TASK TO COMPLETE:
Nothing but an exact copy is wanted here: the line with "Eskra won against Brixley" and all the lines that follow it in the entries below.

MATERIALS PROVIDED:
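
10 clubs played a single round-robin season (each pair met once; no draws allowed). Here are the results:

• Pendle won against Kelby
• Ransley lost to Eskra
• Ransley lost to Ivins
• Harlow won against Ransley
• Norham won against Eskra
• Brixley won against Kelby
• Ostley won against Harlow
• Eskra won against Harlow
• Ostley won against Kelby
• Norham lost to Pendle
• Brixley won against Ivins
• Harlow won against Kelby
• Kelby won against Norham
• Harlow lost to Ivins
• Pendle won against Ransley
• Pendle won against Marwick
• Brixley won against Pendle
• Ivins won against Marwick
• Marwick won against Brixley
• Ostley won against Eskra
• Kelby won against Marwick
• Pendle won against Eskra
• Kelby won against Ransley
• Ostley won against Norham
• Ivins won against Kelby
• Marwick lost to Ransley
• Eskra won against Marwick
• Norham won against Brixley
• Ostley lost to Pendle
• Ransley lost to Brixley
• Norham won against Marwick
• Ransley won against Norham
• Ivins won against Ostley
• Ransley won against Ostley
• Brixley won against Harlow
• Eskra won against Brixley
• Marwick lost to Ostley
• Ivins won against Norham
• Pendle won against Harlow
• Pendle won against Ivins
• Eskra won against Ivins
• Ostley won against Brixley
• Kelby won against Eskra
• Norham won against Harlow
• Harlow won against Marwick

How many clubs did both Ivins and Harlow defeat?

Ivins beat: Marwick, Harlow, Norham, Kelby, Ransley, Ostley.
Harlow beat: Marwick, Kelby, Ransley.
Both beat: Marwick, Kelby, Ransley — 3.

3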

WORKED SOLUTION:
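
• Eskra won against Brixley
• Marwick lost to Ostley
• Ivins won against Norham
• Pendle won against Harlow
• Pendle won against Ivins
• Eskra won against Ivins
• Ostley won against Brixley
• Kelby won against Eskra
• Norham won against Harlow
• Harlow won against Marwick

How many clubs did both Ivins and Harlow defeat?

Ivins beat: Marwick, Harlow, Norham, Kelby, Ransley, Ostley.
Harlow beat: Marwick, Kelby, Ransley.
Both beat: Marwick, Kelby, Ransley — 3.

3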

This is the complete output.